**YOUR TASK**
Below are the records. Retype exactly the lines between the lines holding "V1 = 211∠51.3° V" and "A series RLC circuit has R = 104", inclusive.

######

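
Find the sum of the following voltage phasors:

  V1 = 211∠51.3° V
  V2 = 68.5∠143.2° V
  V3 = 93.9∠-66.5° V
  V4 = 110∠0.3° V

Step 1 — Convert each phasor to rectangular form:
  V1 = 211·(cos(51.3°) + j·sin(51.3°)) = 131.9 + j164.7 V
  V2 = 68.5·(cos(143.2°) + j·sin(143.2°)) = -54.85 + j41.03 V
  V3 = 93.9·(cos(-66.5°) + j·sin(-66.5°)) = 37.44 - j86.11 V
  V4 = 110·(cos(0.3°) + j·sin(0.3°)) = 110 + j0.576 V
Step 2 — Sum components: V_total = 224.5 + j120.2 V.
Step 3 — Convert to polar: |V_total| = 254.7 V, ∠V_total = 28.2°.

V_total = 254.7∠28.2° V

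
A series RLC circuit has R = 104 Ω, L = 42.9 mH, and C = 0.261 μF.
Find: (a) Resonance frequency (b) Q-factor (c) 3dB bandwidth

Step 1 — Resonance: ω₀ = 1/√(LC) = 1/√(0.0429·2.61e-07) = 9450 rad/s.
Step 2 — f₀ = ω₀/(2π) = 1504 Hz.
Step 3 — Series Q: Q = ω₀L/R = 9450·0.0429/104 = 3.898.
Step 4 — Bandwidth: Δω = ω₀/Q = 2424 rad/s; BW = Δω/(2π) = 385.8 Hz.

(a) f₀ = 1504 Hz  (b) Q = 3.898  (c) BW = 385.8 Hz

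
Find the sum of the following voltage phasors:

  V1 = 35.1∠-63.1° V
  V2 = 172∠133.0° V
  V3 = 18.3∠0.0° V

Step 1 — Convert each phasor to rectangular form:
  V1 = 35.1·(cos(-63.1°) + j·sin(-63.1°)) = 15.88 - j31.3 V
  V2 = 172·(cos(133.0°) + j·sin(133.0°)) = -117.3 + j125.8 V
  V3 = 18.3·(cos(0.0°) + j·sin(0.0°)) = 18.3 V
Step 2 — Sum components: V_total = -83.12 + j94.49 V.
Step 3 — Convert to polar: |V_total| = 125.8 V, ∠V_total = 131.3°.

V_total = 125.8∠131.3° V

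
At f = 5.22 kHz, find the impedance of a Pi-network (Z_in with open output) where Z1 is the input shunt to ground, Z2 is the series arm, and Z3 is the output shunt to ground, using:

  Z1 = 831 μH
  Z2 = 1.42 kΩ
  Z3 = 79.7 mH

Step 1 — Angular frequency: ω = 2π·f = 2π·5220 = 3.28e+04 rad/s.
Step 2 — Component impedances:
  Z1: Z = jωL = j·3.28e+04·0.000831 = 0 + j27.26 Ω
  Z2: Z = R = 1420 Ω
  Z3: Z = jωL = j·3.28e+04·0.0797 = 0 + j2614 Ω
Step 3 — With open output, the series arm Z2 and the output shunt Z3 appear in series to ground: Z2 + Z3 = 1420 + j2614 Ω.
Step 4 — Parallel with input shunt Z1: Z_in = Z1 || (Z2 + Z3) = 0.1173 + j27.04 Ω = 27.04∠89.8° Ω.

Z = 0.1173 + j27.04 Ω = 27.04∠89.8° Ω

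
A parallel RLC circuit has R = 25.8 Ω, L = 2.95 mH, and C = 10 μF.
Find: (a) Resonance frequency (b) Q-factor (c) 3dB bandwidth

Step 1 — Resonance: ω₀ = 1/√(LC) = 1/√(0.00295·1e-05) = 5822 rad/s.
Step 2 — f₀ = ω₀/(2π) = 926.6 Hz.
Step 3 — Parallel Q: Q = R/(ω₀L) = 25.8/(5822·0.00295) = 1.502.
Step 4 — Bandwidth: Δω = ω₀/Q = 3876 rad/s; BW = Δω/(2π) = 616.9 Hz.

(a) f₀ = 926.6 Hz  (b) Q = 1.502  (c) BW = 616.9 Hz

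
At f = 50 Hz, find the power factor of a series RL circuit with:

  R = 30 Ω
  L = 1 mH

Step 1 — Angular frequency: ω = 2π·f = 2π·50 = 314.2 rad/s.
Step 2 — Component impedances:
  R: Z = R = 30 Ω
  L: Z = jωL = j·314.2·0.001 = 0 + j0.3142 Ω
Step 3 — Series combination: Z_total = R + L = 30 + j0.3142 Ω = 30∠0.6° Ω.
Step 4 — Power factor: PF = cos(φ) = Re(Z)/|Z| = 30/30.002 = 0.9999.
Step 5 — Type: Im(Z) = 0.3142 ⇒ lagging (phase φ = 0.6°).

PF = 0.9999 (lagging, φ = 0.6°)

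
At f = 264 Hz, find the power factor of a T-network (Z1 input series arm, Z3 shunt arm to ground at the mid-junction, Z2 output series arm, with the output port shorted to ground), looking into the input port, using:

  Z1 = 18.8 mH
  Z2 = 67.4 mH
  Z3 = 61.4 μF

Step 1 — Angular frequency: ω = 2π·f = 2π·264 = 1659 rad/s.
Step 2 — Component impedances:
  Z1: Z = jωL = j·1659·0.0188 = 0 + j31.18 Ω
  Z2: Z = jωL = j·1659·0.0674 = 0 + j111.8 Ω
  Z3: Z = 1/(jωC) = -j/(ω·C) = 0 - j9.819 Ω
Step 3 — With the output port shorted to ground, the output series arm Z2 runs from the junction to ground; the shunt arm Z3 also runs from the junction to ground. They appear in parallel: Z3 || Z2 = 0 - j10.76 Ω.
Step 4 — Series with input arm Z1: Z_in = Z1 + (Z3 || Z2) = 0 + j20.42 Ω = 20.42∠90.0° Ω.
Step 5 — Power factor: PF = cos(φ) = Re(Z)/|Z| = 0/20.42 = 0.
Step 6 — Type: Im(Z) = 20.42 ⇒ lagging (phase φ = 90.0°).

PF = 0 (lagging, φ = 90.0°)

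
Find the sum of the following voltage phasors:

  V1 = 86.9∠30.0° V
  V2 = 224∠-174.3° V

Step 1 — Convert each phasor to rectangular form:
  V1 = 86.9·(cos(30.0°) + j·sin(30.0°)) = 75.26 + j43.45 V
  V2 = 224·(cos(-174.3°) + j·sin(-174.3°)) = -222.9 - j22.25 V
Step 2 — Sum components: V_total = -147.6 + j21.2 V.
Step 3 — Convert to polar: |V_total| = 149.1 V, ∠V_total = 171.8°.

V_total = 149.1∠171.8° V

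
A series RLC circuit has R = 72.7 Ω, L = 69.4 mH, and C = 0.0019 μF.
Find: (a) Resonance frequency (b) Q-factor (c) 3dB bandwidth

Step 1 — Resonance condition Im(Z)=0 gives ω₀ = 1/√(LC).
Step 2 — ω₀ = 1/√(0.0694·1.9e-09) = 8.709e+04 rad/s.
Step 3 — f₀ = ω₀/(2π) = 1.386e+04 Hz.
Step 4 — Series Q: Q = ω₀L/R = 8.709e+04·0.0694/72.7 = 83.13.
Step 5 — 3dB bandwidth: Δω = ω₀/Q = 1048 rad/s; BW = Δω/(2π) = 166.7 Hz.

(a) f₀ = 1.386e+04 Hz  (b) Q = 83.13  (c) BW = 166.7 Hz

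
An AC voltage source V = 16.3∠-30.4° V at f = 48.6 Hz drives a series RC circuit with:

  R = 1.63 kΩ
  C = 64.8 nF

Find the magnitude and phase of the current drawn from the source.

Step 1 — Angular frequency: ω = 2π·f = 2π·48.6 = 305.4 rad/s.
Step 2 — Component impedances:
  R: Z = R = 1630 Ω
  C: Z = 1/(jωC) = -j/(ω·C) = 0 - j5.054e+04 Ω
Step 3 — Series combination: Z_total = R + C = 1630 - j5.054e+04 Ω = 5.056e+04∠-88.2° Ω.
Step 4 — Source phasor: V = 16.3∠-30.4° V = 14.06 - j8.248 V.
Step 5 — Ohm's law: I = V / Z_total = (14.06 - j8.248) / (1630 - j5.054e+04) = 0.000172 + j0.0002726 A.
Step 6 — Convert to polar: |I| = 0.0003224 A, ∠I = 57.8°.

I = 0.0003224∠57.8° A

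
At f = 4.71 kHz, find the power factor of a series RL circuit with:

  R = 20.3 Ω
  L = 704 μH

Step 1 — Angular frequency: ω = 2π·f = 2π·4710 = 2.959e+04 rad/s.
Step 2 — Component impedances:
  R: Z = R = 20.3 Ω
  L: Z = jωL = j·2.959e+04·0.000704 = 0 + j20.83 Ω
Step 3 — Series combination: Z_total = R + L = 20.3 + j20.83 Ω = 29.09∠45.7° Ω.
Step 4 — Power factor: PF = cos(φ) = Re(Z)/|Z| = 20.3/29.089 = 0.6979.
Step 5 — Type: Im(Z) = 20.83 ⇒ lagging (phase φ = 45.7°).

PF = 0.6979 (lagging, φ = 45.7°)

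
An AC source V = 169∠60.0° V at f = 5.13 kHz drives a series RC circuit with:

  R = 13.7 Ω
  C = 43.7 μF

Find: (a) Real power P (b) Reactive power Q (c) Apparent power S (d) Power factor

Step 1 — Angular frequency: ω = 2π·f = 2π·5130 = 3.223e+04 rad/s.
Step 2 — Component impedances:
  R: Z = R = 13.7 Ω
  C: Z = 1/(jωC) = -j/(ω·C) = 0 - j0.7099 Ω
Step 3 — Series combination: Z_total = R + C = 13.7 - j0.7099 Ω = 13.72∠-3.0° Ω.
Step 4 — Source phasor: V = 169∠60.0° V = 84.5 + j146.4 V.
Step 5 — Current: I = V / Z = 5.599 + j10.97 A = 12.32∠63.0° A.
Step 6 — Complex power: S = V·I* = 2079 - j107.7 VA.
Step 7 — Real power: P = Re(S) = 2079 W.
Step 8 — Reactive power: Q = Im(S) = -107.7 VAR.
Step 9 — Apparent power: |S| = 2082 VA.
Step 10 — Power factor: PF = P/|S| = 0.9987 (leading).

(a) P = 2079 W  (b) Q = -107.7 VAR  (c) S = 2082 VA  (d) PF = 0.9987 (leading)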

######

**ANSWER TO THIS EXERCISE**
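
  V1 = 211∠51.3° V
  V2 = 68.5∠143.2° V
  V3 = 93.9∠-66.5° V
  V4 = 110∠0.3° V

Step 1 — Convert each phasor to rectangular form:
  V1 = 211·(cos(51.3°) + j·sin(51.3°)) = 131.9 + j164.7 V
  V2 = 68.5·(cos(143.2°) + j·sin(143.2°)) = -54.85 + j41.03 V
  V3 = 93.9·(cos(-66.5°) + j·sin(-66.5°)) = 37.44 - j86.11 V
  V4 = 110·(cos(0.3°) + j·sin(0.3°)) = 110 + j0.576 V
Step 2 — Sum components: V_total = 224.5 + j120.2 V.
Step 3 — Convert to polar: |V_total| = 254.7 V, ∠V_total = 28.2°.

V_total = 254.7∠28.2° V

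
A series RLC circuit has R = 104 Ω, L = 42.9 mH, and C = 0.261 μF.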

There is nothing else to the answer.